Dataset entries:
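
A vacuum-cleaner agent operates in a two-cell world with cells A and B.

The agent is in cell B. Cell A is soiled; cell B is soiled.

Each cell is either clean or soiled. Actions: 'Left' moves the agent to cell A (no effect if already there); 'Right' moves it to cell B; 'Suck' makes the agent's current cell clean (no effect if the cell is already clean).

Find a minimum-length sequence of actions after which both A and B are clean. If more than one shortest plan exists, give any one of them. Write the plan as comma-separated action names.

1. Suck → (B; A:soiled, B:clean)
2. Left → (A; A:soiled, B:clean)
3. Suck → (A; A:clean, B:clean)
min 3: Suck B + move + Suck A

Suck, Left, Suck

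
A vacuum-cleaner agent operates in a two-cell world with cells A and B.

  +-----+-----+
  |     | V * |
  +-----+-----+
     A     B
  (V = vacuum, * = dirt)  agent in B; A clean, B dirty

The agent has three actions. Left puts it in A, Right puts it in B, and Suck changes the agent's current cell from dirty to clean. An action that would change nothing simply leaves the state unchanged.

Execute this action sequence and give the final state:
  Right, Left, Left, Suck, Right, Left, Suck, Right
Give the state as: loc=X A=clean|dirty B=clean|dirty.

loc=B A=clean B=dirty

[1] after Right: loc=B A=clean B=dirty
[2] after Left: loc=A A=clean B=dirty
[3] after Left: loc=A A=clean B=dirty
[4] after Suck: loc=A A=clean B=dirty
[5] after Right: loc=B A=clean B=dirty
[6] after Left: loc=A A=clean B=dirty
[7] after Suck: loc=A A=clean B=dirty
[8] after Right: loc=B A=clean B=dirty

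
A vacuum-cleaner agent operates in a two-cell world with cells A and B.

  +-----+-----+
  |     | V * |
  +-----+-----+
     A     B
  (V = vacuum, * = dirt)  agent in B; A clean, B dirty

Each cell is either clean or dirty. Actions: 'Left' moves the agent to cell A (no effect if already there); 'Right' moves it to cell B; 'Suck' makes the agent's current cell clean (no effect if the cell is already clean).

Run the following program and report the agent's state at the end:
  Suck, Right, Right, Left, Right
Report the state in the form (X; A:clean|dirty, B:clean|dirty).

(B; A:clean, B:clean)

Suck (#1): (B; A:clean, B:clean)
Right (#2): (B; A:clean, B:clean)
Right (#3): (B; A:clean, B:clean)
Left (#4): (A; A:clean, B:clean)
Right (#5): (B; A:clean, B:clean)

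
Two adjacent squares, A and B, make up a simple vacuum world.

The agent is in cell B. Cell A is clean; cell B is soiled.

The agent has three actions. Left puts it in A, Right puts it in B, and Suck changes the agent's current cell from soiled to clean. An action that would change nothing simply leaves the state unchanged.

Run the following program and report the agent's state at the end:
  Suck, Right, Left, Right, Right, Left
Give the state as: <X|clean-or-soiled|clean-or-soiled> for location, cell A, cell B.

Suck (#1): <B|clean|clean>
Right (#2): <B|clean|clean>
Left (#3): <A|clean|clean>
Right (#4): <B|clean|clean>
Right (#5): <B|clean|clean>
Left (#6): <A|clean|clean>

<A|clean|clean>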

Description of the task: For each line of the data that includes the word "effect", return a copy of it.

Output of the exercise:
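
Each cell is either clean or soiled. Actions: 'Left' moves the agent to cell A (no effect if already there); 'Right' moves it to cell B; 'Suck' makes the agent's current cell clean (no effect if the cell is already clean).
Each cell is either clean or dirty. Actions: 'Left' moves the agent to cell A (no effect if already there); 'Right' moves it to cell B; 'Suck' makes the agent's current cell clean (no effect if the cell is already clean).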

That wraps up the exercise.